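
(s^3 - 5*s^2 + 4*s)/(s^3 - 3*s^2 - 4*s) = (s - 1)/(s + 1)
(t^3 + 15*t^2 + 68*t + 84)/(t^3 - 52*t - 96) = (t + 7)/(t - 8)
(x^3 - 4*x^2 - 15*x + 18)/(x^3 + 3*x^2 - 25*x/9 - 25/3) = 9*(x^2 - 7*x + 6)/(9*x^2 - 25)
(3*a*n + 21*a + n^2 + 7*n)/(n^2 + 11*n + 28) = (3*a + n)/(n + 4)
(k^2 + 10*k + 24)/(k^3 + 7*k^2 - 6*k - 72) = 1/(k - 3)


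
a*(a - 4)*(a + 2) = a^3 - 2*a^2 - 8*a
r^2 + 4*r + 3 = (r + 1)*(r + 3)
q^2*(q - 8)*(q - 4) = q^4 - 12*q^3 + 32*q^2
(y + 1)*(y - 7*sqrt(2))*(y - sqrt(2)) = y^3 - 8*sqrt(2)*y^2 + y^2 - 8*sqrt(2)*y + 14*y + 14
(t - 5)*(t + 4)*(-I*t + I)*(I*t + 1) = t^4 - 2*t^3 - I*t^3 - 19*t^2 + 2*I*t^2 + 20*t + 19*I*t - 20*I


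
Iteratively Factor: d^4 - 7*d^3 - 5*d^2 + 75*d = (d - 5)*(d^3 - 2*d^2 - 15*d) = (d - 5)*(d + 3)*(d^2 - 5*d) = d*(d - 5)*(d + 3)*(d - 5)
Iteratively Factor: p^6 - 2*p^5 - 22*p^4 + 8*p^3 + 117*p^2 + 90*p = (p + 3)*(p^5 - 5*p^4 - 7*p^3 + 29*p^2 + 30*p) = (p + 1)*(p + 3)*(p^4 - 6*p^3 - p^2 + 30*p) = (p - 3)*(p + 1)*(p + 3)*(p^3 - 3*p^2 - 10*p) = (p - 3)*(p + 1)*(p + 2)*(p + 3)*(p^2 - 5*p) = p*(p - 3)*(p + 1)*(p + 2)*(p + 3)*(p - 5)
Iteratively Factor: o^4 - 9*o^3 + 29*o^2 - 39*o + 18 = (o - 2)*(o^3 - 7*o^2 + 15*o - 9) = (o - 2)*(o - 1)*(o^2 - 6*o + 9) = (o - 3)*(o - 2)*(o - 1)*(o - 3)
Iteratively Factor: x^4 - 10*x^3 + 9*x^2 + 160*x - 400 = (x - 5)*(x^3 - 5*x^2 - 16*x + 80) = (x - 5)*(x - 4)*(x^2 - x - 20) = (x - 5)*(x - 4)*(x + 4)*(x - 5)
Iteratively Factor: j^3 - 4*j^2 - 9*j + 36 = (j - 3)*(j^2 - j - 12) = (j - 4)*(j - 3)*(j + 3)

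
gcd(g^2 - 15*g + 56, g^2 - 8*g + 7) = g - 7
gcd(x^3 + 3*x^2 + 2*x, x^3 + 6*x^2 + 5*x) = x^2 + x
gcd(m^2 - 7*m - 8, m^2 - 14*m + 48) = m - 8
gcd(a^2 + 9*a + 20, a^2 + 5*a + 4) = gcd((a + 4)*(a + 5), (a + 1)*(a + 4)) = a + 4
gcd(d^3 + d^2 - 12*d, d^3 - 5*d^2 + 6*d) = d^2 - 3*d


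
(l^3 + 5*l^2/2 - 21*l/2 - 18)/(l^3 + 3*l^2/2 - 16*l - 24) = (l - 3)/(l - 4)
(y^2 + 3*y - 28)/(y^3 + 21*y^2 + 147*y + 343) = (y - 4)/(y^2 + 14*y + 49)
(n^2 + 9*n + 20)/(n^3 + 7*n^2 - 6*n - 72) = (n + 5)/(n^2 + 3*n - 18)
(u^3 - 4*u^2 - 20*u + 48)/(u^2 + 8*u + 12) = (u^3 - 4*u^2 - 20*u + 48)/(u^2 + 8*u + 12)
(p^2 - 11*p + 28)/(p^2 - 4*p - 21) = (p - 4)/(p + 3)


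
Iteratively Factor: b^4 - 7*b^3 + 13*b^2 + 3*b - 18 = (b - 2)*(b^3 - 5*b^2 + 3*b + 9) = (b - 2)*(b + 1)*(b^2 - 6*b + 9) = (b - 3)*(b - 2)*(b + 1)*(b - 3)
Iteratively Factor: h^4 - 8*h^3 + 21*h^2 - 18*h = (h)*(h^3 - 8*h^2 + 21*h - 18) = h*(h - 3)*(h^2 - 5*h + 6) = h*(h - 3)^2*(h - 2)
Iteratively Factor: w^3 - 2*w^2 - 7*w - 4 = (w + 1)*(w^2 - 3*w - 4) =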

= = = = = = =

- [YOUR ASSIGNMENT]:
With the material above as the source, restate each line word for word.

- [RESULT FOR THIS TASK]:
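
(s^3 - 5*s^2 + 4*s)/(s^3 - 3*s^2 - 4*s) = (s - 1)/(s + 1)
(t^3 + 15*t^2 + 68*t + 84)/(t^3 - 52*t - 96) = (t + 7)/(t - 8)
(x^3 - 4*x^2 - 15*x + 18)/(x^3 + 3*x^2 - 25*x/9 - 25/3) = 9*(x^2 - 7*x + 6)/(9*x^2 - 25)
(3*a*n + 21*a + n^2 + 7*n)/(n^2 + 11*n + 28) = (3*a + n)/(n + 4)
(k^2 + 10*k + 24)/(k^3 + 7*k^2 - 6*k - 72) = 1/(k - 3)


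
a*(a - 4)*(a + 2) = a^3 - 2*a^2 - 8*a
r^2 + 4*r + 3 = (r + 1)*(r + 3)
q^2*(q - 8)*(q - 4) = q^4 - 12*q^3 + 32*q^2
(y + 1)*(y - 7*sqrt(2))*(y - sqrt(2)) = y^3 - 8*sqrt(2)*y^2 + y^2 - 8*sqrt(2)*y + 14*y + 14
(t - 5)*(t + 4)*(-I*t + I)*(I*t + 1) = t^4 - 2*t^3 - I*t^3 - 19*t^2 + 2*I*t^2 + 20*t + 19*I*t - 20*I


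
Iteratively Factor: d^4 - 7*d^3 - 5*d^2 + 75*d = (d - 5)*(d^3 - 2*d^2 - 15*d) = (d - 5)*(d + 3)*(d^2 - 5*d) = d*(d - 5)*(d + 3)*(d - 5)
Iteratively Factor: p^6 - 2*p^5 - 22*p^4 + 8*p^3 + 117*p^2 + 90*p = (p + 3)*(p^5 - 5*p^4 - 7*p^3 + 29*p^2 + 30*p) = (p + 1)*(p + 3)*(p^4 - 6*p^3 - p^2 + 30*p) = (p - 3)*(p + 1)*(p + 3)*(p^3 - 3*p^2 - 10*p) = (p - 3)*(p + 1)*(p + 2)*(p + 3)*(p^2 - 5*p) = p*(p - 3)*(p + 1)*(p + 2)*(p + 3)*(p - 5)
Iteratively Factor: o^4 - 9*o^3 + 29*o^2 - 39*o + 18 = (o - 2)*(o^3 - 7*o^2 + 15*o - 9) = (o - 2)*(o - 1)*(o^2 - 6*o + 9) = (o - 3)*(o - 2)*(o - 1)*(o - 3)
Iteratively Factor: x^4 - 10*x^3 + 9*x^2 + 160*x - 400 = (x - 5)*(x^3 - 5*x^2 - 16*x + 80) = (x - 5)*(x - 4)*(x^2 - x - 20) = (x - 5)*(x - 4)*(x + 4)*(x - 5)
Iteratively Factor: j^3 - 4*j^2 - 9*j + 36 = (j - 3)*(j^2 - j - 12) = (j - 4)*(j - 3)*(j + 3)

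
gcd(g^2 - 15*g + 56, g^2 - 8*g + 7) = g - 7
gcd(x^3 + 3*x^2 + 2*x, x^3 + 6*x^2 + 5*x) = x^2 + x
gcd(m^2 - 7*m - 8, m^2 - 14*m + 48) = m - 8
gcd(a^2 + 9*a + 20, a^2 + 5*a + 4) = gcd((a + 4)*(a + 5), (a + 1)*(a + 4)) = a + 4
gcd(d^3 + d^2 - 12*d, d^3 - 5*d^2 + 6*d) = d^2 - 3*d


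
(l^3 + 5*l^2/2 - 21*l/2 - 18)/(l^3 + 3*l^2/2 - 16*l - 24) = (l - 3)/(l - 4)
(y^2 + 3*y - 28)/(y^3 + 21*y^2 + 147*y + 343) = (y - 4)/(y^2 + 14*y + 49)
(n^2 + 9*n + 20)/(n^3 + 7*n^2 - 6*n - 72) = (n + 5)/(n^2 + 3*n - 18)
(u^3 - 4*u^2 - 20*u + 48)/(u^2 + 8*u + 12) = (u^3 - 4*u^2 - 20*u + 48)/(u^2 + 8*u + 12)
(p^2 - 11*p + 28)/(p^2 - 4*p - 21) = (p - 4)/(p + 3)


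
Iteratively Factor: b^4 - 7*b^3 + 13*b^2 + 3*b - 18 = (b - 2)*(b^3 - 5*b^2 + 3*b + 9) = (b - 2)*(b + 1)*(b^2 - 6*b + 9) = (b - 3)*(b - 2)*(b + 1)*(b - 3)
Iteratively Factor: h^4 - 8*h^3 + 21*h^2 - 18*h = (h)*(h^3 - 8*h^2 + 21*h - 18) = h*(h - 3)*(h^2 - 5*h + 6) = h*(h - 3)^2*(h - 2)
Iteratively Factor: w^3 - 2*w^2 - 7*w - 4 = (w + 1)*(w^2 - 3*w - 4) =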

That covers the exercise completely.